◆ **TASK**
Count the lines below that hold the word "Write" and say how many, with no other text.

◆ **DATA EXTRACTS**

======

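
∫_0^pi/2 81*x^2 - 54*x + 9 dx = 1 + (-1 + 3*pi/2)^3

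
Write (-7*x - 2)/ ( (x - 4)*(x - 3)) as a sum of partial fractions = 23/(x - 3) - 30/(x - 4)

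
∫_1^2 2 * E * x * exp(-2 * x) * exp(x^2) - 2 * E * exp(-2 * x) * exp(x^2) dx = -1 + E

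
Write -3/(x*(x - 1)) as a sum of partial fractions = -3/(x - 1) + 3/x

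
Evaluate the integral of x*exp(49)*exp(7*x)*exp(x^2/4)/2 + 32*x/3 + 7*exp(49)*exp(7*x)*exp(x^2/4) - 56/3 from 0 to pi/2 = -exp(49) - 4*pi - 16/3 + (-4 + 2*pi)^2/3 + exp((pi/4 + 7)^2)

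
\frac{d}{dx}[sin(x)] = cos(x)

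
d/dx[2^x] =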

======

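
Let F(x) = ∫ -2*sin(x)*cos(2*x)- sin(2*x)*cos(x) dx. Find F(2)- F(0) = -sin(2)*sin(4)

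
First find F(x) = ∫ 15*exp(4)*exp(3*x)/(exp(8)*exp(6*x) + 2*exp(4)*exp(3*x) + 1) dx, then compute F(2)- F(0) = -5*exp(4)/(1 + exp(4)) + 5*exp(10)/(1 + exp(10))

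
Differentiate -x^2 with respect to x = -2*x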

======

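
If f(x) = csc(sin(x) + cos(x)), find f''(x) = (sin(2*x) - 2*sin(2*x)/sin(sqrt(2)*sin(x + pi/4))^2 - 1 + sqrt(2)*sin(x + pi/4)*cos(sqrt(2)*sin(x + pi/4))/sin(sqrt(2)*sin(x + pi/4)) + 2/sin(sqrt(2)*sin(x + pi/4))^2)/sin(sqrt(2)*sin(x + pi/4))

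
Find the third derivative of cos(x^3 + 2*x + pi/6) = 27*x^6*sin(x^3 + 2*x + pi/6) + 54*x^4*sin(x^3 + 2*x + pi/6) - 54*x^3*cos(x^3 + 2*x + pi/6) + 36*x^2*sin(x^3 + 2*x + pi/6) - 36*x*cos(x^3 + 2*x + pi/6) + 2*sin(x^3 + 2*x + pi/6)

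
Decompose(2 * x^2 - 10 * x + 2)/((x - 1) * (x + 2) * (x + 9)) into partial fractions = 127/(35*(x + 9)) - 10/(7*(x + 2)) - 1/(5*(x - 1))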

======

◆ **ANSWER BOX**
2